Problem requirements - Retype, without alteration, each line from the line containing "Find the equations of the two tangent lines from (−17, −34)" to the final line of the records.

Records to process -
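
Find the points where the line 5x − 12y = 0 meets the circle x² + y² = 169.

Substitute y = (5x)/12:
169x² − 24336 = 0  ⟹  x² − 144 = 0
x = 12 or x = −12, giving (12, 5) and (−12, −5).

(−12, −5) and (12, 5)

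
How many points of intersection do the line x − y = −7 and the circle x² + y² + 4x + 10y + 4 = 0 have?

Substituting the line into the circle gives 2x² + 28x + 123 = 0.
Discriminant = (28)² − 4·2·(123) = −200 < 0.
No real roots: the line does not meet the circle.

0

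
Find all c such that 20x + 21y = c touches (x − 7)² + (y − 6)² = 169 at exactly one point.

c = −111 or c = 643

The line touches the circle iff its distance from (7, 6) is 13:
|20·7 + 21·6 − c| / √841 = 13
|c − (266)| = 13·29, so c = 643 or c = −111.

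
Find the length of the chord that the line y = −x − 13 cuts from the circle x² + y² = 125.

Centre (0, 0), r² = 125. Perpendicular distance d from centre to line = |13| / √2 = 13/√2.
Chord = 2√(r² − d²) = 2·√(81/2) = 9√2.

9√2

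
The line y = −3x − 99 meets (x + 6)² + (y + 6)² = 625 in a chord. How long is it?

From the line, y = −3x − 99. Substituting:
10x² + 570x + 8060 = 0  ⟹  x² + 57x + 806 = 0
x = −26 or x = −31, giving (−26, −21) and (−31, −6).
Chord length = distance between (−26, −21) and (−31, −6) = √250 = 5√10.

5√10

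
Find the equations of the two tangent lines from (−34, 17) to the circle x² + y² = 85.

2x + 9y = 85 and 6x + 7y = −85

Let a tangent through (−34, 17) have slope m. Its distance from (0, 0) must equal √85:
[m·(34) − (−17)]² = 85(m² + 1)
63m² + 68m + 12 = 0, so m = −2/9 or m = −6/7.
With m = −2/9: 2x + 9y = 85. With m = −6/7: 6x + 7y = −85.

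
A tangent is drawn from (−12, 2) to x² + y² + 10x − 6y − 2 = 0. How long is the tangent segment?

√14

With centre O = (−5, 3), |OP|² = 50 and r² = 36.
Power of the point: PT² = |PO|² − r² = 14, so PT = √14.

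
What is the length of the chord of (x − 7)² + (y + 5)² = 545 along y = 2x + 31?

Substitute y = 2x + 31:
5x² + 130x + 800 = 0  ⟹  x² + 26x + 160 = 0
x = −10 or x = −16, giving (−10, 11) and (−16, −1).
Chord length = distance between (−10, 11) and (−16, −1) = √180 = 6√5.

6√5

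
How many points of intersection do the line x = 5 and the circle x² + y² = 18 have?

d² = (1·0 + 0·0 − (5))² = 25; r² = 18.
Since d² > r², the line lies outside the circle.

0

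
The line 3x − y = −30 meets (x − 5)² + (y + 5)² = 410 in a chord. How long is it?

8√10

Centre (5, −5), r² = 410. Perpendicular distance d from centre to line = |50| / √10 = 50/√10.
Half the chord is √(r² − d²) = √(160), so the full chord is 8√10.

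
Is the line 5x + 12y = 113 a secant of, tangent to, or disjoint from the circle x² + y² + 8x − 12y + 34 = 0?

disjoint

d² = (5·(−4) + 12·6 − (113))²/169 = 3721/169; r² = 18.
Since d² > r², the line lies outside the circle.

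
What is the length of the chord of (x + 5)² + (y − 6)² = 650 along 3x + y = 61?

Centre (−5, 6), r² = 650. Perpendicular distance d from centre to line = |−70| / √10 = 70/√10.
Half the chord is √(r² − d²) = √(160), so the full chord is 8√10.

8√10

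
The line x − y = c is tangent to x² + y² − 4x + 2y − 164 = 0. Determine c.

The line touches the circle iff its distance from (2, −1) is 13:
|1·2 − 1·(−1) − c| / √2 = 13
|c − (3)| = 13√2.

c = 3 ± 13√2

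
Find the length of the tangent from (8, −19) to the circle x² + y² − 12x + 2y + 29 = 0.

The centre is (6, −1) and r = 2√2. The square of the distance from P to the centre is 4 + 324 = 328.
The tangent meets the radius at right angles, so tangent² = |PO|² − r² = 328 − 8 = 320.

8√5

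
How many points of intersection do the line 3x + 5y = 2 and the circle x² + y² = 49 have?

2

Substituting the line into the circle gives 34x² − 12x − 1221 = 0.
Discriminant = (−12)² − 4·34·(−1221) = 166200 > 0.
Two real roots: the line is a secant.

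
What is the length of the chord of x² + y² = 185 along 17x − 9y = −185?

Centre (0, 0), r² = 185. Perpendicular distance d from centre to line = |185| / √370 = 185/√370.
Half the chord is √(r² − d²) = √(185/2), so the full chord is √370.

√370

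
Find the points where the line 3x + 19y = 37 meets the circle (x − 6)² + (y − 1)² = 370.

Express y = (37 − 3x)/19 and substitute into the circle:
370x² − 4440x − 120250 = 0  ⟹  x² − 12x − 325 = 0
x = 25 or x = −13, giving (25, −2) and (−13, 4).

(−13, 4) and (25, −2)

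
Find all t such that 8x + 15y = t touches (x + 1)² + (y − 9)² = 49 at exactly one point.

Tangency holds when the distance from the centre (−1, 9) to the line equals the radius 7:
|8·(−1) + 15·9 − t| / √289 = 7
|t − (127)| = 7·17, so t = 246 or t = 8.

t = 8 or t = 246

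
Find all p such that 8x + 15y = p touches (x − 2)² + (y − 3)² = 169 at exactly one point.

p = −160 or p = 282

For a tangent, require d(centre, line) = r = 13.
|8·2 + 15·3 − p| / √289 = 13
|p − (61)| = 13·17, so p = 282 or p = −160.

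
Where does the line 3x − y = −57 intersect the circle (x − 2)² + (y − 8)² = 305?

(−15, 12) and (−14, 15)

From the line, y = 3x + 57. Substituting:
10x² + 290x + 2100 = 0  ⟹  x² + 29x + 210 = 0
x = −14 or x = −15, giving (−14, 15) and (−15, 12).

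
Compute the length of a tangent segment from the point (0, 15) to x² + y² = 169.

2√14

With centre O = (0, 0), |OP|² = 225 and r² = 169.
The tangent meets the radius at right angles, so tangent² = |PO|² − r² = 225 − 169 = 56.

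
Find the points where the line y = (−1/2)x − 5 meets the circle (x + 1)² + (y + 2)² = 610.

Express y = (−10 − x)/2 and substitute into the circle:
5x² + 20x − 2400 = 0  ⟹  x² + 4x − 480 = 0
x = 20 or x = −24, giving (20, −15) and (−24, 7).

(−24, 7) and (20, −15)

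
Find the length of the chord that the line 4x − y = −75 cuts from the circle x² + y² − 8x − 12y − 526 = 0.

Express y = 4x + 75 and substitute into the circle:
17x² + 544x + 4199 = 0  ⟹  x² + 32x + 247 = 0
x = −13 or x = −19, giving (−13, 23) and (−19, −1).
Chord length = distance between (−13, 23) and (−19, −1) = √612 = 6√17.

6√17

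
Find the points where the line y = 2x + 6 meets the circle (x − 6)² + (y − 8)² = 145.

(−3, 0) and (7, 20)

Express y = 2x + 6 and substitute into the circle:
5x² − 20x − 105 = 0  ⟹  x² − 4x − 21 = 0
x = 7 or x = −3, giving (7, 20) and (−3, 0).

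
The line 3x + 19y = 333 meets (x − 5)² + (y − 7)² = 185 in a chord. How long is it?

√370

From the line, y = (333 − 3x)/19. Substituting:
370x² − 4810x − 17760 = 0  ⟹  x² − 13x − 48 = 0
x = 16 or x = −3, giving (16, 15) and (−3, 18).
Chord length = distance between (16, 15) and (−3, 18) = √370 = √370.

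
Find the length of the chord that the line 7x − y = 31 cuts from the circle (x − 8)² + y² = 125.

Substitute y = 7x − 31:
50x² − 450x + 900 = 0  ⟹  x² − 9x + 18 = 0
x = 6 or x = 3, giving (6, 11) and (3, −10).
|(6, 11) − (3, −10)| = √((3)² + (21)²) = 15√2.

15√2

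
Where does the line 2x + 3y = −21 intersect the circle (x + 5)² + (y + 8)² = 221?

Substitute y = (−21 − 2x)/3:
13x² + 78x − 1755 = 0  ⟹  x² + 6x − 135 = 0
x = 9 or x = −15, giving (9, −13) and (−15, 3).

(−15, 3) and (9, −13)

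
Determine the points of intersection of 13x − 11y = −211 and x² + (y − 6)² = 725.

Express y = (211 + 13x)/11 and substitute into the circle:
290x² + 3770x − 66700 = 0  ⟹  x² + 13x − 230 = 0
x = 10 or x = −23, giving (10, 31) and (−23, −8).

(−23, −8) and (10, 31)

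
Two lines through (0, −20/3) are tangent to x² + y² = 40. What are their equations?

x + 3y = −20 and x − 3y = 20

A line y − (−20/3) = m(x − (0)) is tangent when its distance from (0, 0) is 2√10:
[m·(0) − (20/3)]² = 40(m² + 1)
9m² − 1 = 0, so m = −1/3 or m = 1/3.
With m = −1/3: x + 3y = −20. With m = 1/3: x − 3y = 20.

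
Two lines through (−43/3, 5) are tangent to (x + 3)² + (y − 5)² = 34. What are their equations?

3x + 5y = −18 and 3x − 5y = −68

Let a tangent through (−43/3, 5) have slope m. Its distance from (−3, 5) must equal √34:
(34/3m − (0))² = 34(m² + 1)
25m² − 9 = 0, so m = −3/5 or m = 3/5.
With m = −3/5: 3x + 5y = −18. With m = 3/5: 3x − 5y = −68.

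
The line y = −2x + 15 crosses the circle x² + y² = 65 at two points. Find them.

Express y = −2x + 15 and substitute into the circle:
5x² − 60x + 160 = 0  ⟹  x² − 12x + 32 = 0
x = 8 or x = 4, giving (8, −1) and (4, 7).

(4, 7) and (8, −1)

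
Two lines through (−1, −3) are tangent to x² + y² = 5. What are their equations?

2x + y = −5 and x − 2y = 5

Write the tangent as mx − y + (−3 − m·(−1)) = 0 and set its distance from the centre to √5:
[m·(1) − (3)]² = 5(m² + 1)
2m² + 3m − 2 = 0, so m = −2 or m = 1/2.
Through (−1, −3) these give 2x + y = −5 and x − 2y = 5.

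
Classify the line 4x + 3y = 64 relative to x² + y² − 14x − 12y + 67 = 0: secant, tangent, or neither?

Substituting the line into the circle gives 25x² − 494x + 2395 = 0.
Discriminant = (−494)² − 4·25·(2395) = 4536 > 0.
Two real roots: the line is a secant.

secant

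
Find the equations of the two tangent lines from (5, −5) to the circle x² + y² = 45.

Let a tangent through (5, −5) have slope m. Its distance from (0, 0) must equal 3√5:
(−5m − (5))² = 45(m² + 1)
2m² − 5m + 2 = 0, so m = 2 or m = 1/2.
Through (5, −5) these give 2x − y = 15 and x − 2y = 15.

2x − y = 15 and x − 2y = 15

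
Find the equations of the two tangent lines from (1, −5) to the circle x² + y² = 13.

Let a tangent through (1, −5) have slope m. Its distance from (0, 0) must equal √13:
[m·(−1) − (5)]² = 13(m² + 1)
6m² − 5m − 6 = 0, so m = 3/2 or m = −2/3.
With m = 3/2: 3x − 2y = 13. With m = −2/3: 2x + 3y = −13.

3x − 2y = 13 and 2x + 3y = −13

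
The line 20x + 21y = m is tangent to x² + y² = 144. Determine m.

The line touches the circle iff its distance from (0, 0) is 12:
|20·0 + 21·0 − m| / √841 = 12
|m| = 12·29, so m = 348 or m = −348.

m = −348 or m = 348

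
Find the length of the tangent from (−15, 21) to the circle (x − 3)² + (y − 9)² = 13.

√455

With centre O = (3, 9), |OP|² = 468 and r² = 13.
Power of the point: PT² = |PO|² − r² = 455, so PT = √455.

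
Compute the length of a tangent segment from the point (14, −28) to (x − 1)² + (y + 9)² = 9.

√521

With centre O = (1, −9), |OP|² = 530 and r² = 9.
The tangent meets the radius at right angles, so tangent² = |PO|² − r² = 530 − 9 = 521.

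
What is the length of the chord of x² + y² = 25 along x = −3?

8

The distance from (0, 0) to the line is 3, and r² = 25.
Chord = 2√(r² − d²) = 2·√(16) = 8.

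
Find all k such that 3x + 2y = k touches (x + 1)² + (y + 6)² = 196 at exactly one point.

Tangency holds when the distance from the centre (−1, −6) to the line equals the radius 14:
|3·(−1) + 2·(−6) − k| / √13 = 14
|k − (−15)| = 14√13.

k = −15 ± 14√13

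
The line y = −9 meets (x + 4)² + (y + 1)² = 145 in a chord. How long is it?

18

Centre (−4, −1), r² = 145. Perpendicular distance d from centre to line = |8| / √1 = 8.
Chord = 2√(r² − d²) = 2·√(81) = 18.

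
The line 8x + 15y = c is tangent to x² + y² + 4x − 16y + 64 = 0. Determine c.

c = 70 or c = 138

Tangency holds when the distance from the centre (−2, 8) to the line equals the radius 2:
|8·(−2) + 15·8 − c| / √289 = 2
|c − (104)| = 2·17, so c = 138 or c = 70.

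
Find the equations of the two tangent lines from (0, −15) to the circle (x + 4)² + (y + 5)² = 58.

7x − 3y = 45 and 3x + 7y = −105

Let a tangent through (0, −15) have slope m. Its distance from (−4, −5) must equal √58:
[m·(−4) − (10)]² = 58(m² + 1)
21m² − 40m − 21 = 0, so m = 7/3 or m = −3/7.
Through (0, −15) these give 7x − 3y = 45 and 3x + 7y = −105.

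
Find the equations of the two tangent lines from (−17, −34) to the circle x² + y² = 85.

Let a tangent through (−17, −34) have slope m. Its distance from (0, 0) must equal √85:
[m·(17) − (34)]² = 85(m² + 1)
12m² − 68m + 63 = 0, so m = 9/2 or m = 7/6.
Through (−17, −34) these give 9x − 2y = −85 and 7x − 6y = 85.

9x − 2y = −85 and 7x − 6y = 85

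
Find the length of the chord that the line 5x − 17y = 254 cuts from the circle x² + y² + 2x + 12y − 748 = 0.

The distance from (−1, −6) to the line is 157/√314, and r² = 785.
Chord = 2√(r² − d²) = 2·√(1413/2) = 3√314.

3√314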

Solved exercise -
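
Find the equations of the two tangent lines from (−17, −34) to the circle x² + y² = 85.

Let a tangent through (−17, −34) have slope m. Its distance from (0, 0) must equal √85:
[m·(17) − (34)]² = 85(m² + 1)
12m² − 68m + 63 = 0, so m = 9/2 or m = 7/6.
Through (−17, −34) these give 9x − 2y = −85 and 7x − 6y = 85.

9x − 2y = −85 and 7x − 6y = 85

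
Find the length of the chord that the line 5x − 17y = 254 cuts from the circle x² + y² + 2x + 12y − 748 = 0.

The distance from (−1, −6) to the line is 157/√314, and r² = 785.
Chord = 2√(r² − d²) = 2·√(1413/2) = 3√314.

3√314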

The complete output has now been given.